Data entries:
○ ○ ○ ○
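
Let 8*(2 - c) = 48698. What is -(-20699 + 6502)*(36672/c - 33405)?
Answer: -11545820887221/24341 ≈ -4.7434e+8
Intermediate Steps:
c = -24341/4 (c = 2 - 1/8*48698 = 2 - 24349/4 = -24341/4 ≈ -6085.3)
-(-20699 + 6502)*(36672/c - 33405) = -(-20699 + 6502)*(36672/(-24341/4) - 33405) = -(-14197)*(36672*(-4/24341) - 33405) = -(-14197)*(-146688/24341 - 33405) = -(-14197)*(-813257793)/24341 = -1*11545820887221/24341 = -11545820887221/24341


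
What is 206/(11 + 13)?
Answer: 103/12 ≈ 8.5833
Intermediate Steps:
206/(11 + 13) = 206/24 = (1/24)*206 = 103/12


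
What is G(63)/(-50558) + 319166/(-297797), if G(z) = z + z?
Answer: -8086958525/7528010363 ≈ -1.0742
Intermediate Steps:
G(z) = 2*z
G(63)/(-50558) + 319166/(-297797) = (2*63)/(-50558) + 319166/(-297797) = 126*(-1/50558) + 319166*(-1/297797) = -63/25279 - 319166/297797 = -8086958525/7528010363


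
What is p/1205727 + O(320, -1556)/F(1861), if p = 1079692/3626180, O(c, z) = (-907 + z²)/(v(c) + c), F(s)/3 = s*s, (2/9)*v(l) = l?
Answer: 35338093403126273/266504016413884973856 ≈ 0.00013260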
○ ○ ○ ○
● WORK INSTRUCTIONS: If a line above includes the string "What", pick it out.

● ANSWER SECTION:
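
Let 8*(2 - c) = 48698. What is -(-20699 + 6502)*(36672/c - 33405)?
What is 206/(11 + 13)?
What is G(63)/(-50558) + 319166/(-297797), if G(z) = z + z?
What is p/1205727 + O(320, -1556)/F(1861), if p = 1079692/3626180, O(c, z) = (-907 + z²)/(v(c) + c), F(s)/3 = s*s, (2/9)*v(l) = l?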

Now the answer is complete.